» DIRECTIONS FOR THIS TASK
In your answer, give each entry again exactly as it appears.

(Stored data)
□ □ □ □ □ □ □

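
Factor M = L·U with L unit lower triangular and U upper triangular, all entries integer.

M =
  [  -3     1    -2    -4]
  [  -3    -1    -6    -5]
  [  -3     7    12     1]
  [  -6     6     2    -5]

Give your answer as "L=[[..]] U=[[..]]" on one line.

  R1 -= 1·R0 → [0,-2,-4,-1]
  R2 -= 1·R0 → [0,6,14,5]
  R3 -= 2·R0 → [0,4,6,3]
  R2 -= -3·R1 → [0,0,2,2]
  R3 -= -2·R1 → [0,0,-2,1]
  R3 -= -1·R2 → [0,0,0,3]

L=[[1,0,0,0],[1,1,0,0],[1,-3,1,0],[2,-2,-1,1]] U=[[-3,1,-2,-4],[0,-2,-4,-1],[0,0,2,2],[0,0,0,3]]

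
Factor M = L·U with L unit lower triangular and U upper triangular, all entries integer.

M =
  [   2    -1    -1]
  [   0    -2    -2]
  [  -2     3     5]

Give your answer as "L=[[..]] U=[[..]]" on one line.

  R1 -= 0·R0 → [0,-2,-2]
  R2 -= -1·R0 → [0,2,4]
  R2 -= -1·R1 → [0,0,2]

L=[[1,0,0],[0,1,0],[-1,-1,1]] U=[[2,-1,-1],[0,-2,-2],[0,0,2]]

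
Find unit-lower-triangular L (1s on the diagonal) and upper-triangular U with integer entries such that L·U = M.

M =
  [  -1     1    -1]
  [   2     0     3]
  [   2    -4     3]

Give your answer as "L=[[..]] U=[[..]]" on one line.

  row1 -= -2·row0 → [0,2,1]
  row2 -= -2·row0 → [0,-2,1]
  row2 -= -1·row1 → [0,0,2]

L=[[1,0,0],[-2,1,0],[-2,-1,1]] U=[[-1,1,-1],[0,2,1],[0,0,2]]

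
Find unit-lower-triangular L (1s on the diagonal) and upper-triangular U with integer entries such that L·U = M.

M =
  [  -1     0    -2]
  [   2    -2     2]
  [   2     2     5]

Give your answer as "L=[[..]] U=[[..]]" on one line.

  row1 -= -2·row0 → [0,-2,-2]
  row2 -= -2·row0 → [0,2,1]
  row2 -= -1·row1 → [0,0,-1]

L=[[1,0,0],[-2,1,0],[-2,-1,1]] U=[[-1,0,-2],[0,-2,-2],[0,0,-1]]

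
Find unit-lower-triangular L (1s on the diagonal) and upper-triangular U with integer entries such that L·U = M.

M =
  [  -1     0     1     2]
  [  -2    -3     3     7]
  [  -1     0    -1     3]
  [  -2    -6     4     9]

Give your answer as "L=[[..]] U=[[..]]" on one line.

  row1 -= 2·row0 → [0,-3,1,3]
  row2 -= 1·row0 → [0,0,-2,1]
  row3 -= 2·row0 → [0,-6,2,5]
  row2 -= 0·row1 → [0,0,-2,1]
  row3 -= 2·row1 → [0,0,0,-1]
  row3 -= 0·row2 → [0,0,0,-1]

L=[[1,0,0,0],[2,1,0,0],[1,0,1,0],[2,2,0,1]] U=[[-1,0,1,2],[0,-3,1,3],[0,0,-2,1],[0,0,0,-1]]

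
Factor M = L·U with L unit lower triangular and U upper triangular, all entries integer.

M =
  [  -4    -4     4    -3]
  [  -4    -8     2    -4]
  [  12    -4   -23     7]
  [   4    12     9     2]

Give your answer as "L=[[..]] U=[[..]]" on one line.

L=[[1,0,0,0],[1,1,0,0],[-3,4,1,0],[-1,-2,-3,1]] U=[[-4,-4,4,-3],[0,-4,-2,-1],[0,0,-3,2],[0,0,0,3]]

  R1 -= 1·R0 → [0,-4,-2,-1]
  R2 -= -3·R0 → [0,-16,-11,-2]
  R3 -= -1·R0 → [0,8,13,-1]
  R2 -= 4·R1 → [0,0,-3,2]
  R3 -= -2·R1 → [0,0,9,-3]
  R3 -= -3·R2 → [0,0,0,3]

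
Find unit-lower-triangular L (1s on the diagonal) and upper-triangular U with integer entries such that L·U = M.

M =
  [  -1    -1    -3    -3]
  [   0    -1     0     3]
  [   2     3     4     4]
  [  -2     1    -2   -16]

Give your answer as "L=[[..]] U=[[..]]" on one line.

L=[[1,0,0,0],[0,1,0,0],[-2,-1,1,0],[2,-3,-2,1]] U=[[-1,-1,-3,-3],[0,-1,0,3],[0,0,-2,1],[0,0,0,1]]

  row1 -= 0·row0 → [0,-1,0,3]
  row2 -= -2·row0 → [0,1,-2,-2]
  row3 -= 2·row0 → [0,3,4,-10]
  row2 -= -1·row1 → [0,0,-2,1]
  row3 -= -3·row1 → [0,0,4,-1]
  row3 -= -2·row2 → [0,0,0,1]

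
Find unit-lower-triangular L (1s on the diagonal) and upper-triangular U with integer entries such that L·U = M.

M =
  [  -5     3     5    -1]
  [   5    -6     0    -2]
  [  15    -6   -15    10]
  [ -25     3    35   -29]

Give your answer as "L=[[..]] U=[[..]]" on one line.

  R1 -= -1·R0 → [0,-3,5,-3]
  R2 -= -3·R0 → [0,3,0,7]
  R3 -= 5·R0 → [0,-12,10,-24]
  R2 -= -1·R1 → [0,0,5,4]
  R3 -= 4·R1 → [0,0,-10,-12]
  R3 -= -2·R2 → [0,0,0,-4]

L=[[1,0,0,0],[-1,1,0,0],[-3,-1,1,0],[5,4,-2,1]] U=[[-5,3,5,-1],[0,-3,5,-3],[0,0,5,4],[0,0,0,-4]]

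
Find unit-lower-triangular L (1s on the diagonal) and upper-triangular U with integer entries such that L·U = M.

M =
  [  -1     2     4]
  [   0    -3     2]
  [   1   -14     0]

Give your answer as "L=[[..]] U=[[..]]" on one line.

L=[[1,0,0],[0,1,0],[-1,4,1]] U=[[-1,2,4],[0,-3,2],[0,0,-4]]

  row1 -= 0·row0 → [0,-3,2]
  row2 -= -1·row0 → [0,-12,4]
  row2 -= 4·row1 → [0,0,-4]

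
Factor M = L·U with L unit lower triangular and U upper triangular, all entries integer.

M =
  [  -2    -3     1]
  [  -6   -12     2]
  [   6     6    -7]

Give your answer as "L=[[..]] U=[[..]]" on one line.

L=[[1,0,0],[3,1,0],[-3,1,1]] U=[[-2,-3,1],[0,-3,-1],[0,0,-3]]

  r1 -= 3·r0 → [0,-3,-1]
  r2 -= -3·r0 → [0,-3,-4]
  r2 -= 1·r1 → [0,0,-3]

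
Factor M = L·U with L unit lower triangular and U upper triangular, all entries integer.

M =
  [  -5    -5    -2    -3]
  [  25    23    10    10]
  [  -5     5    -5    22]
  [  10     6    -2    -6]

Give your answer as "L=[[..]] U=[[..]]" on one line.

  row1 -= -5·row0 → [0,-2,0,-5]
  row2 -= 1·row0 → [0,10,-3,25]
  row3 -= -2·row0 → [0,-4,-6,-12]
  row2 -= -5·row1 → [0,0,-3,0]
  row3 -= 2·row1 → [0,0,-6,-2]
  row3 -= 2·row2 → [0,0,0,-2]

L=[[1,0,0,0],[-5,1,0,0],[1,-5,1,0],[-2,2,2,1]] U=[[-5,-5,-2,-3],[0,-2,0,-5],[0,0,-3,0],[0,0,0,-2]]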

□ □ □ □ □ □ □

» ANSWER TO THIS PROBLEM
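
Factor M = L·U with L unit lower triangular and U upper triangular, all entries integer.

M =
  [  -3     1    -2    -4]
  [  -3    -1    -6    -5]
  [  -3     7    12     1]
  [  -6     6     2    -5]

Give your answer as "L=[[..]] U=[[..]]" on one line.

  R1 -= 1·R0 → [0,-2,-4,-1]
  R2 -= 1·R0 → [0,6,14,5]
  R3 -= 2·R0 → [0,4,6,3]
  R2 -= -3·R1 → [0,0,2,2]
  R3 -= -2·R1 → [0,0,-2,1]
  R3 -= -1·R2 → [0,0,0,3]

L=[[1,0,0,0],[1,1,0,0],[1,-3,1,0],[2,-2,-1,1]] U=[[-3,1,-2,-4],[0,-2,-4,-1],[0,0,2,2],[0,0,0,3]]

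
Factor M = L·U with L unit lower triangular and U upper triangular, all entries integer.

M =
  [   2    -1    -1]
  [   0    -2    -2]
  [  -2     3     5]

Give your answer as "L=[[..]] U=[[..]]" on one line.

  R1 -= 0·R0 → [0,-2,-2]
  R2 -= -1·R0 → [0,2,4]
  R2 -= -1·R1 → [0,0,2]

L=[[1,0,0],[0,1,0],[-1,-1,1]] U=[[2,-1,-1],[0,-2,-2],[0,0,2]]

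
Find unit-lower-triangular L (1s on the diagonal) and upper-triangular U with integer entries such that L·U = M.

M =
  [  -1     1    -1]
  [   2     0     3]
  [   2    -4     3]

Give your answer as "L=[[..]] U=[[..]]" on one line.

  row1 -= -2·row0 → [0,2,1]
  row2 -= -2·row0 → [0,-2,1]
  row2 -= -1·row1 → [0,0,2]

L=[[1,0,0],[-2,1,0],[-2,-1,1]] U=[[-1,1,-1],[0,2,1],[0,0,2]]

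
Find unit-lower-triangular L (1s on the diagonal) and upper-triangular U with integer entries such that L·U = M.

M =
  [  -1     0    -2]
  [   2    -2     2]
  [   2     2     5]

Give your answer as "L=[[..]] U=[[..]]" on one line.

  row1 -= -2·row0 → [0,-2,-2]
  row2 -= -2·row0 → [0,2,1]
  row2 -= -1·row1 → [0,0,-1]

L=[[1,0,0],[-2,1,0],[-2,-1,1]] U=[[-1,0,-2],[0,-2,-2],[0,0,-1]]

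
Find unit-lower-triangular L (1s on the diagonal) and upper-triangular U with integer entries such that L·U = M.

M =
  [  -1     0     1     2]
  [  -2    -3     3     7]
  [  -1     0    -1     3]
  [  -2    -6     4     9]

Give your answer as "L=[[..]] U=[[..]]" on one line.

  row1 -= 2·row0 → [0,-3,1,3]
  row2 -= 1·row0 → [0,0,-2,1]
  row3 -= 2·row0 → [0,-6,2,5]
  row2 -= 0·row1 → [0,0,-2,1]
  row3 -= 2·row1 → [0,0,0,-1]
  row3 -= 0·row2 → [0,0,0,-1]

L=[[1,0,0,0],[2,1,0,0],[1,0,1,0],[2,2,0,1]] U=[[-1,0,1,2],[0,-3,1,3],[0,0,-2,1],[0,0,0,-1]]

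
Factor M = L·U with L unit lower triangular and U upper triangular, all entries integer.

M =
  [  -4    -4     4    -3]
  [  -4    -8     2    -4]
  [  12    -4   -23     7]
  [   4    12     9     2]

Give your answer as "L=[[..]] U=[[..]]" on one line.

L=[[1,0,0,0],[1,1,0,0],[-3,4,1,0],[-1,-2,-3,1]] U=[[-4,-4,4,-3],[0,-4,-2,-1],[0,0,-3,2],[0,0,0,3]]

  R1 -= 1·R0 → [0,-4,-2,-1]
  R2 -= -3·R0 → [0,-16,-11,-2]
  R3 -= -1·R0 → [0,8,13,-1]
  R2 -= 4·R1 → [0,0,-3,2]
  R3 -= -2·R1 → [0,0,9,-3]
  R3 -= -3·R2 → [0,0,0,3]

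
Find unit-lower-triangular L (1s on the diagonal) and upper-triangular U with integer entries such that L·U = M.

M =
  [  -1    -1    -3    -3]
  [   0    -1     0     3]
  [   2     3     4     4]
  [  -2     1    -2   -16]

Give your answer as "L=[[..]] U=[[..]]" on one line.

L=[[1,0,0,0],[0,1,0,0],[-2,-1,1,0],[2,-3,-2,1]] U=[[-1,-1,-3,-3],[0,-1,0,3],[0,0,-2,1],[0,0,0,1]]

  row1 -= 0·row0 → [0,-1,0,3]
  row2 -= -2·row0 → [0,1,-2,-2]
  row3 -= 2·row0 → [0,3,4,-10]
  row2 -= -1·row1 → [0,0,-2,1]
  row3 -= -3·row1 → [0,0,4,-1]
  row3 -= -2·row2 → [0,0,0,1]

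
Find unit-lower-triangular L (1s on the diagonal) and upper-triangular U with integer entries such that L·U = M.

M =
  [  -5     3     5    -1]
  [   5    -6     0    -2]
  [  15    -6   -15    10]
  [ -25     3    35   -29]

Give your answer as "L=[[..]] U=[[..]]" on one line.

  R1 -= -1·R0 → [0,-3,5,-3]
  R2 -= -3·R0 → [0,3,0,7]
  R3 -= 5·R0 → [0,-12,10,-24]
  R2 -= -1·R1 → [0,0,5,4]
  R3 -= 4·R1 → [0,0,-10,-12]
  R3 -= -2·R2 → [0,0,0,-4]

L=[[1,0,0,0],[-1,1,0,0],[-3,-1,1,0],[5,4,-2,1]] U=[[-5,3,5,-1],[0,-3,5,-3],[0,0,5,4],[0,0,0,-4]]

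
Find unit-lower-triangular L (1s on the diagonal) and upper-triangular U with integer entries such that L·U = M.

M =
  [  -1     2     4]
  [   0    -3     2]
  [   1   -14     0]

Give your answer as "L=[[..]] U=[[..]]" on one line.

L=[[1,0,0],[0,1,0],[-1,4,1]] U=[[-1,2,4],[0,-3,2],[0,0,-4]]

  row1 -= 0·row0 → [0,-3,2]
  row2 -= -1·row0 → [0,-12,4]
  row2 -= 4·row1 → [0,0,-4]

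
Factor M = L·U with L unit lower triangular and U upper triangular, all entries integer.

M =
  [  -2    -3     1]
  [  -6   -12     2]
  [   6     6    -7]

Give your answer as "L=[[..]] U=[[..]]" on one line.

L=[[1,0,0],[3,1,0],[-3,1,1]] U=[[-2,-3,1],[0,-3,-1],[0,0,-3]]

  r1 -= 3·r0 → [0,-3,-1]
  r2 -= -3·r0 → [0,-3,-4]
  r2 -= 1·r1 → [0,0,-3]

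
Factor M = L·U with L unit lower triangular and U upper triangular, all entries integer.

M =
  [  -5    -5    -2    -3]
  [  25    23    10    10]
  [  -5     5    -5    22]
  [  10     6    -2    -6]

Give your answer as "L=[[..]] U=[[..]]" on one line.

  row1 -= -5·row0 → [0,-2,0,-5]
  row2 -= 1·row0 → [0,10,-3,25]
  row3 -= -2·row0 → [0,-4,-6,-12]
  row2 -= -5·row1 → [0,0,-3,0]
  row3 -= 2·row1 → [0,0,-6,-2]
  row3 -= 2·row2 → [0,0,0,-2]

L=[[1,0,0,0],[-5,1,0,0],[1,-5,1,0],[-2,2,2,1]] U=[[-5,-5,-2,-3],[0,-2,0,-5],[0,0,-3,0],[0,0,0,-2]]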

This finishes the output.